* _Available data_:

________________________________________

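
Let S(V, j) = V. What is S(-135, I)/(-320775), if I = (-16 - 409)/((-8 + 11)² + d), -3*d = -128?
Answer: 9/21385 ≈ 0.00042086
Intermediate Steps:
d = 128/3 (d = -⅓*(-128) = 128/3 ≈ 42.667)
I = -255/31 (I = (-16 - 409)/((-8 + 11)² + 128/3) = -425/(3² + 128/3) = -425/(9 + 128/3) = -425/155/3 = -425*3/155 = -255/31 ≈ -8.2258)
S(-135, I)/(-320775) = -135/(-320775) = -135*(-1/320775) = 9/21385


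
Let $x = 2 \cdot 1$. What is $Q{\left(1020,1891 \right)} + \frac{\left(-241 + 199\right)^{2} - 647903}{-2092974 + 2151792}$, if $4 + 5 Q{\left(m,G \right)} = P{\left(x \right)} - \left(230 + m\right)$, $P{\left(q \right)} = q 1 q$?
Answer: $- \frac{15350639}{58818} \approx -260.99$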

________________________________________

* _Problem requirements_: Transcribe the listing above verbatim.

* _Written response_:
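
Let S(V, j) = V. What is S(-135, I)/(-320775), if I = (-16 - 409)/((-8 + 11)² + d), -3*d = -128?
Answer: 9/21385 ≈ 0.00042086
Intermediate Steps:
d = 128/3 (d = -⅓*(-128) = 128/3 ≈ 42.667)
I = -255/31 (I = (-16 - 409)/((-8 + 11)² + 128/3) = -425/(3² + 128/3) = -425/(9 + 128/3) = -425/155/3 = -425*3/155 = -255/31 ≈ -8.2258)
S(-135, I)/(-320775) = -135/(-320775) = -135*(-1/320775) = 9/21385


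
Let $x = 2 \cdot 1$. What is $Q{\left(1020,1891 \right)} + \frac{\left(-241 + 199\right)^{2} - 647903}{-2092974 + 2151792}$, if $4 + 5 Q{\left(m,G \right)} = P{\left(x \right)} - \left(230 + m\right)$, $P{\left(q \right)} = q 1 q$?
Answer: $- \frac{15350639}{58818} \approx -260.99$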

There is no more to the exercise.